» Brief: For each line of the data that includes the word "size", copy the line.

» Provided data:
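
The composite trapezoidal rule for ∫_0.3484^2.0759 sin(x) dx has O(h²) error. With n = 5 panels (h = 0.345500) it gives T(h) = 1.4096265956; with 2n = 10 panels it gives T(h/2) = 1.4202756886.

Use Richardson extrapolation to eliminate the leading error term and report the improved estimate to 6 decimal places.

1.423825

Error is O(h^2); halving h shrinks it by 2^2 = 4.
Difference of the inputs: 1.4202756886 − 1.4096265956 = 0.0106490930
Divide by 2^2 − 1 = 3: 0.0106490930/3 = 0.0035496977
R = A(h/2) + (A(h/2) − A(h))/3 = 1.4202756886 + 0.0035496977 = 1.4238253863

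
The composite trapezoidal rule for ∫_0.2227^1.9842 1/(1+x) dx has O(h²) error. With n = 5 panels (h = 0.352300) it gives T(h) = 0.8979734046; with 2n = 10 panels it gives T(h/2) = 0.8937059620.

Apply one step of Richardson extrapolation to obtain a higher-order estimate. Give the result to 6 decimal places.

Order 2 gives 2^r = 4 and 2^r − 1 = 3.
4×0.8937059620 = 3.5748238480; 3.5748238480 − 0.8979734046 = 2.6768504434
(4×0.8937059620 − 0.8979734046)/(4 − 1) = 0.8922834811

0.892283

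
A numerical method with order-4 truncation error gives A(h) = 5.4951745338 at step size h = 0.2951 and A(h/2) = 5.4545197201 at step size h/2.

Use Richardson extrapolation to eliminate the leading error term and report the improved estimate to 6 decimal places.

r = 4, so 2^r = 16.
Numerator 16 × A(h/2) − A(h) = 16 × 5.4545197201 − 5.4951745338 = 81.7771409878
Denominator 16 − 1 = 15.
(16 × 5.4545197201 − 5.4951745338)/(16 − 1) = 5.4518093992
Correction |R − A(h/2)| = 2.710e-03; gap |A(h/2) − A(h)| = 4.065e-02.

5.451809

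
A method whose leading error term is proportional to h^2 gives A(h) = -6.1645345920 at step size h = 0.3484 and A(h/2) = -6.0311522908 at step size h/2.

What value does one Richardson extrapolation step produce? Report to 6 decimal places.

Order 2 gives 2^r = 4 and 2^r − 1 = 3.
Weighted: (-24.1246091632) − (-6.1645345920) = -17.9600745712
(4×(-6.0311522908) − (-6.1645345920))/(4 − 1) = -5.9866915237
Gap between inputs: 1.334e-01; correction applied: +0.0444607671.

-5.986692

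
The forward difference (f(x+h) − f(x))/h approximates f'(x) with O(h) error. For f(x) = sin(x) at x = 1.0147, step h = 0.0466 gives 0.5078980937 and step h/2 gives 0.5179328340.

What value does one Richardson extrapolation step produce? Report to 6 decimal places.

0.527968

The method has order 1: 2^1 = 2.
Numerator 2*A(h/2) − A(h) = 2*0.5179328340 − 0.5078980937 = 0.5279675743
R = 0.5279675743/1 = 0.5279675743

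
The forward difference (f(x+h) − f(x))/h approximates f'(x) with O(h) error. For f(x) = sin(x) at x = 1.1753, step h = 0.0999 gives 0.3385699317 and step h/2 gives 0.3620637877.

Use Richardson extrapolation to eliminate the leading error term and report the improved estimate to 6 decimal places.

0.385558

Order 1 gives 2^r = 2 and 2^r − 1 = 1.
2·0.3620637877 = 0.7241275754; 0.7241275754 − 0.3385699317 = 0.3855576437
(2·0.3620637877 − 0.3385699317)/(2 − 1) = 0.3855576437
Gap between inputs: 2.349e-02; correction applied: +0.0234938560.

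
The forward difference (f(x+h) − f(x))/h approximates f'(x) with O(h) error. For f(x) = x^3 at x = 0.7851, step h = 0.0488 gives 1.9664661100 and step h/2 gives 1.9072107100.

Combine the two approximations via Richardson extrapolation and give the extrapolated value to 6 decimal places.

1.847955

Leading term ∝ h^1; use weight 2 = 2^1.
A(h/2) − A(h) = 1.9072107100 − 1.9664661100 = -0.0592554000
Correction (A(h/2) − A(h))/(2 − 1) = (-0.0592554000)/1 = -0.0592554000
R = A(h/2) + (A(h/2) − A(h))/1 = 1.9072107100 − 0.0592554000 = 1.8479553100
Gap between inputs: 5.926e-02; correction applied: −0.0592554000.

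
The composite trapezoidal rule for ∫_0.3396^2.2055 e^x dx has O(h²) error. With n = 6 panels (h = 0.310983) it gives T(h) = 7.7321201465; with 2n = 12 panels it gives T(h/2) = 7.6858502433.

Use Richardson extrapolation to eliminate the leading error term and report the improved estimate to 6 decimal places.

7.670427

Method order is 2; weight 2^2 = 4.
Weighted: 30.7434009732 − 7.7321201465 = 23.0112808267
Denominator 4 − 1 = 3.
23.0112808267 ÷ 3 = 7.6704269422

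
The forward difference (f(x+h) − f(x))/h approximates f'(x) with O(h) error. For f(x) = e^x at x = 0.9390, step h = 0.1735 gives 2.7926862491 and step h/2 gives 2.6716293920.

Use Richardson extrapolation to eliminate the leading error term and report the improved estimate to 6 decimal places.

2.550573

The method has order 1: 2^1 = 2.
2^1 × A(h/2) = 5.3432587840; minus A(h) gives 2.5505725349.
(2 × 2.6716293920 − 2.7926862491)/(2 − 1) = 2.5505725349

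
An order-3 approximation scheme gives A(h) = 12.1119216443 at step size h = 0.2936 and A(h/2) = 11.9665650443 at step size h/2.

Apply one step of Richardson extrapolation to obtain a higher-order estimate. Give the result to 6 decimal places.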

» Exercise answer:
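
A numerical method with order-4 truncation error gives A(h) = 5.4951745338 at step size h = 0.2951 and A(h/2) = 5.4545197201 at step size h/2.
A method whose leading error term is proportional to h^2 gives A(h) = -6.1645345920 at step size h = 0.3484 and A(h/2) = -6.0311522908 at step size h/2.
An order-3 approximation scheme gives A(h) = 12.1119216443 at step size h = 0.2936 and A(h/2) = 11.9665650443 at step size h/2.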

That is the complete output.